## ENTRIES SUPPLIED
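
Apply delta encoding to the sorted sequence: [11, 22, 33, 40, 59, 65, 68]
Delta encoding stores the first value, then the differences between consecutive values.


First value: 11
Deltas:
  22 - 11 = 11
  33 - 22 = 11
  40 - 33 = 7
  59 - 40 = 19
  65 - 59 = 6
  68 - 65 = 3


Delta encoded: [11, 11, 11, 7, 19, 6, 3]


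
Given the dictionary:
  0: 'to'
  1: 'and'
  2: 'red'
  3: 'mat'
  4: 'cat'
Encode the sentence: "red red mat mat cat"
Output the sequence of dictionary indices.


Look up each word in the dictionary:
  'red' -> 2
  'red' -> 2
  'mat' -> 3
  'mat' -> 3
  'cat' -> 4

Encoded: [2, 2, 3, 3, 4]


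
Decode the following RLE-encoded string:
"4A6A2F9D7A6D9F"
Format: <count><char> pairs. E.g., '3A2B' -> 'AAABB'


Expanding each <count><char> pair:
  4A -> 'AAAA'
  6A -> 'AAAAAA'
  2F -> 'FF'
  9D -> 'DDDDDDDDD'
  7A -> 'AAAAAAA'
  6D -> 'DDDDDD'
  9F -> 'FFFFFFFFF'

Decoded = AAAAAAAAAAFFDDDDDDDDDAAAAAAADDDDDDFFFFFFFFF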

==

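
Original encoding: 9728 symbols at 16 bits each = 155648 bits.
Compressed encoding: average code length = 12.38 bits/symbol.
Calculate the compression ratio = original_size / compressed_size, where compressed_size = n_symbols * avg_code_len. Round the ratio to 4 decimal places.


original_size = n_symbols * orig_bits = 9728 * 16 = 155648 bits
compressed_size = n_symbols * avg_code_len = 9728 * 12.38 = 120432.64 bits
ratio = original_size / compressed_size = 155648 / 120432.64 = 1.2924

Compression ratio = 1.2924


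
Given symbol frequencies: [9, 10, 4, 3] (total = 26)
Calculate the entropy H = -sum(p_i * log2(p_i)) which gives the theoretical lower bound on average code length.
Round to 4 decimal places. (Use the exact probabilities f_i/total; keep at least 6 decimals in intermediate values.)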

## EXERCISE AIM
Above are the records; from them, give again exactly the lines from the one containing "Compressed encoding: average" through the one containing "Round to 4 decimal", both included.

## WRITTEN ANSWER
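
Compressed encoding: average code length = 12.38 bits/symbol.
Calculate the compression ratio = original_size / compressed_size, where compressed_size = n_symbols * avg_code_len. Round the ratio to 4 decimal places.


original_size = n_symbols * orig_bits = 9728 * 16 = 155648 bits
compressed_size = n_symbols * avg_code_len = 9728 * 12.38 = 120432.64 bits
ratio = original_size / compressed_size = 155648 / 120432.64 = 1.2924

Compression ratio = 1.2924


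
Given symbol frequencies: [9, 10, 4, 3] (total = 26)
Calculate the entropy H = -sum(p_i * log2(p_i)) which gives the theoretical lower bound on average code length.
Round to 4 decimal places. (Use the exact probabilities f_i/total; keep at least 6 decimals in intermediate values.)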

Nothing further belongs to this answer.